Exercise description ->
When you reach the records below, repeat each one exactly as written.

-- Opening Marker --

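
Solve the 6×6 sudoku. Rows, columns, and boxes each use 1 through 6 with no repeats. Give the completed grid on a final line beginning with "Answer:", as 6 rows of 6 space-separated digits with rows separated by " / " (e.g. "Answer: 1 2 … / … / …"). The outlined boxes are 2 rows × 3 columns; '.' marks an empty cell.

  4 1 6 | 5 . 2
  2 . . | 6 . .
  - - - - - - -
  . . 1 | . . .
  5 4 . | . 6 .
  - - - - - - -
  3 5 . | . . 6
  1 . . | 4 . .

Step 1. [r6c3∈{2}] nothing but 2 survives at r6c3. So r6c3=2.
Step 2. [r4c4∈{1,2,3}] 2 has one home in row 4: r4c4. So r4c4=2.
Step 3. [r1c5∈{3}] only 3 remains possible at r1c5 ⇒ r1c5=3.
Step 4. [r4c3∈{3}] only 3 remains possible at r4c3, so r4c3=3.
Step 5. [r6c6∈{3,5}] in row 6, 3 fits only at r6c6 ⇒ r6c6=3.
Step 6. [r3c6∈{4,5}] in col 6, 5 fits only at r3c6, so r3c6=5.
Step 7. [r2c6∈{1,4}] r2c6 is the only open cell in col 6 admitting 4. So r2c6=4.
Step 8. [r5c4∈{1}] only 1 remains possible at r5c4. So r5c4=1.
Step 9. [r6c2∈{6}] r6c2's peers cover all but 6 ⇒ r6c2=6.
Step 10. [r6c5∈{5}] r6c5 is down to just 5. So r6c5=5.
Step 11. [r3c1∈{6}] r3c1 is down to just 6, so r3c1=6.
Step 12. [r5c3∈{4}] nothing but 4 survives at r5c3. So r5c3=4.
Step 13. [r3c4∈{3}] r3c4 has the single candidate 3. So r3c4=3.
Step 14. [r5c5∈{2}] nothing but 2 survives at r5c5. So r5c5=2.
Step 15. [r2c3∈{5}] r2c3 has the single candidate 5, so r2c3=5.
Step 16. [r2c2∈{3}] r2c2's peers cover all but 3. So r2c2=3.
Step 17. [r3c2∈{2}] nothing but 2 survives at r3c2 ⇒ r3c2=2.
Step 18. [r2c5∈{1}] only 1 remains possible at r2c5 ⇒ r2c5=1.
Step 19. [r4c6∈{1}] nothing but 1 survives at r4c6, so r4c6=1.
Step 20. [r3c5∈{4}] only 4 remains possible at r3c5 ⇒ r3c5=4.

Answer: 4 1 6 5 3 2 / 2 3 5 6 1 4 / 6 2 1 3 4 5 / 5 4 3 2 6 1 / 3 5 4 1 2 6 / 1 6 2 4 5 3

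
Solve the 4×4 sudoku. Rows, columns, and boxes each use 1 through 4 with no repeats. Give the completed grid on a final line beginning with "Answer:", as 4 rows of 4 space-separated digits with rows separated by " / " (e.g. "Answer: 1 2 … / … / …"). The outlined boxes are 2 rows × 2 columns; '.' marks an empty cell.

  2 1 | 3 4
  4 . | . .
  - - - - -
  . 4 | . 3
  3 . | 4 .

Step 1. [r3c3∈{1,2}] 2 has one home in row 3: r3c3. So r3c3=2.
Step 2. [r2c3∈{1}] only 1 remains possible at r2c3 ⇒ r2c3=1.
Step 3. [r4c2∈{2}] r4c2 is down to just 2. So r4c2=2.
Step 4. [r4c4∈{1}] only 1 remains possible at r4c4, so r4c4=1.
Step 5. [r2c4∈{2}] r2c4 is down to just 2. So r2c4=2.
Step 6. [r2c2∈{3}] r2c2 has the single candidate 3, so r2c2=3.
Step 7. [r3c1∈{1}] r3c1's peers cover all but 1 ⇒ r3c1=1.

Answer: 2 1 3 4 / 4 3 1 2 / 1 4 2 3 / 3 2 4 1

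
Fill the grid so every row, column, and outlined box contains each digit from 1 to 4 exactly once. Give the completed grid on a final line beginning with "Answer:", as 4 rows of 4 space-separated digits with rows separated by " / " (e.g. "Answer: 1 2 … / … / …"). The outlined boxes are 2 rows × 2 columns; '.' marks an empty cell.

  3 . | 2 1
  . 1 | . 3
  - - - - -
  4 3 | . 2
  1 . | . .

Step 1. [r2c3∈{4}] only 4 remains possible at r2c3 ⇒ r2c3=4.
Step 2. [r4c4∈{4}] r4c4 has the single candidate 4. So r4c4=4.
Step 3. [r4c2∈{2}] only 2 remains possible at r4c2. So r4c2=2.
Step 4. [r4c3∈{3}] r4c3's peers cover all but 3, so r4c3=3.
Step 5. [r1c2∈{4}] r1c2 is down to just 4, so r1c2=4.
Step 6. [r2c1∈{2}] r2c1's peers cover all but 2 ⇒ r2c1=2.
Step 7. [r3c3∈{1}] r3c3 has the single candidate 1, so r3c3=1.

Answer: 3 4 2 1 / 2 1 4 3 / 4 3 1 2 / 1 2 3 4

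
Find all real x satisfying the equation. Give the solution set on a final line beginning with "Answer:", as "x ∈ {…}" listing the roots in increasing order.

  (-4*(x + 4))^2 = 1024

Step 1. [(-4*(x + 4))^2 = 1024] 1024 ≥ 0, LHS is (·)² — take ±√. So sqrt: -4*(x + 4) = 32 or -32.
Step 2. [-4*(x + 4) = 32 or -32] LHS = -4·(…); ÷-4 both sides, so div: x + 4 = -8 or 8.
Step 3. [x + 4 = -8 or 8] +4 is outermost — subtract 4 both sides, so sub: x = -12 or 4.

Answer: x ∈ {-12, 4}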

-- Closing Marker --

Exercise result ->
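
Solve the 6×6 sudoku. Rows, columns, and boxes each use 1 through 6 with no repeats. Give the completed grid on a final line beginning with "Answer:", as 6 rows of 6 space-separated digits with rows separated by " / " (e.g. "Answer: 1 2 … / … / …"). The outlined boxes are 2 rows × 3 columns; '.' marks an empty cell.

  4 1 6 | 5 . 2
  2 . . | 6 . .
  - - - - - - -
  . . 1 | . . .
  5 4 . | . 6 .
  - - - - - - -
  3 5 . | . . 6
  1 . . | 4 . .

Step 1. [r6c3∈{2}] nothing but 2 survives at r6c3. So r6c3=2.
Step 2. [r4c4∈{1,2,3}] 2 has one home in row 4: r4c4. So r4c4=2.
Step 3. [r1c5∈{3}] only 3 remains possible at r1c5 ⇒ r1c5=3.
Step 4. [r4c3∈{3}] only 3 remains possible at r4c3, so r4c3=3.
Step 5. [r6c6∈{3,5}] in row 6, 3 fits only at r6c6 ⇒ r6c6=3.
Step 6. [r3c6∈{4,5}] in col 6, 5 fits only at r3c6, so r3c6=5.
Step 7. [r2c6∈{1,4}] r2c6 is the only open cell in col 6 admitting 4. So r2c6=4.
Step 8. [r5c4∈{1}] only 1 remains possible at r5c4. So r5c4=1.
Step 9. [r6c2∈{6}] r6c2's peers cover all but 6 ⇒ r6c2=6.
Step 10. [r6c5∈{5}] r6c5 is down to just 5. So r6c5=5.
Step 11. [r3c1∈{6}] r3c1 is down to just 6, so r3c1=6.
Step 12. [r5c3∈{4}] nothing but 4 survives at r5c3. So r5c3=4.
Step 13. [r3c4∈{3}] r3c4 has the single candidate 3. So r3c4=3.
Step 14. [r5c5∈{2}] nothing but 2 survives at r5c5. So r5c5=2.
Step 15. [r2c3∈{5}] r2c3 has the single candidate 5, so r2c3=5.
Step 16. [r2c2∈{3}] r2c2's peers cover all but 3. So r2c2=3.
Step 17. [r3c2∈{2}] nothing but 2 survives at r3c2 ⇒ r3c2=2.
Step 18. [r2c5∈{1}] only 1 remains possible at r2c5 ⇒ r2c5=1.
Step 19. [r4c6∈{1}] nothing but 1 survives at r4c6, so r4c6=1.
Step 20. [r3c5∈{4}] only 4 remains possible at r3c5 ⇒ r3c5=4.

Answer: 4 1 6 5 3 2 / 2 3 5 6 1 4 / 6 2 1 3 4 5 / 5 4 3 2 6 1 / 3 5 4 1 2 6 / 1 6 2 4 5 3

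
Solve the 4×4 sudoku. Rows, columns, and boxes each use 1 through 4 with no repeats. Give the completed grid on a final line beginning with "Answer:", as 4 rows of 4 space-separated digits with rows separated by " / " (e.g. "Answer: 1 2 … / … / …"). The outlined boxes are 2 rows × 2 columns; '.' marks an empty cell.

  2 1 | 3 4
  4 . | . .
  - - - - -
  . 4 | . 3
  3 . | 4 .

Step 1. [r3c3∈{1,2}] 2 has one home in row 3: r3c3. So r3c3=2.
Step 2. [r2c3∈{1}] only 1 remains possible at r2c3 ⇒ r2c3=1.
Step 3. [r4c2∈{2}] r4c2 is down to just 2. So r4c2=2.
Step 4. [r4c4∈{1}] only 1 remains possible at r4c4, so r4c4=1.
Step 5. [r2c4∈{2}] r2c4 is down to just 2. So r2c4=2.
Step 6. [r2c2∈{3}] r2c2 has the single candidate 3, so r2c2=3.
Step 7. [r3c1∈{1}] r3c1's peers cover all but 1 ⇒ r3c1=1.

Answer: 2 1 3 4 / 4 3 1 2 / 1 4 2 3 / 3 2 4 1

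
Fill the grid so every row, column, and outlined box contains each digit from 1 to 4 exactly once. Give the completed grid on a final line beginning with "Answer:", as 4 rows of 4 space-separated digits with rows separated by " / " (e.g. "Answer: 1 2 … / … / …"). The outlined boxes are 2 rows × 2 columns; '.' marks an empty cell.

  3 . | 2 1
  . 1 | . 3
  - - - - -
  4 3 | . 2
  1 . | . .

Step 1. [r2c3∈{4}] only 4 remains possible at r2c3 ⇒ r2c3=4.
Step 2. [r4c4∈{4}] r4c4 has the single candidate 4. So r4c4=4.
Step 3. [r4c2∈{2}] only 2 remains possible at r4c2. So r4c2=2.
Step 4. [r4c3∈{3}] r4c3's peers cover all but 3, so r4c3=3.
Step 5. [r1c2∈{4}] r1c2 is down to just 4, so r1c2=4.
Step 6. [r2c1∈{2}] r2c1's peers cover all but 2 ⇒ r2c1=2.
Step 7. [r3c3∈{1}] r3c3 has the single candidate 1, so r3c3=1.

Answer: 3 4 2 1 / 2 1 4 3 / 4 3 1 2 / 1 2 3 4

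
Find all real x satisfying the equation. Give the solution set on a final line beginning with "Answer:", as "x ∈ {…}" listing the roots in increasing order.

  (-4*(x + 4))^2 = 1024

Step 1. [(-4*(x + 4))^2 = 1024] 1024 ≥ 0, LHS is (·)² — take ±√. So sqrt: -4*(x + 4) = 32 or -32.
Step 2. [-4*(x + 4) = 32 or -32] LHS = -4·(…); ÷-4 both sides, so div: x + 4 = -8 or 8.
Step 3. [x + 4 = -8 or 8] +4 is outermost — subtract 4 both sides, so sub: x = -12 or 4.

Answer: x ∈ {-12, 4}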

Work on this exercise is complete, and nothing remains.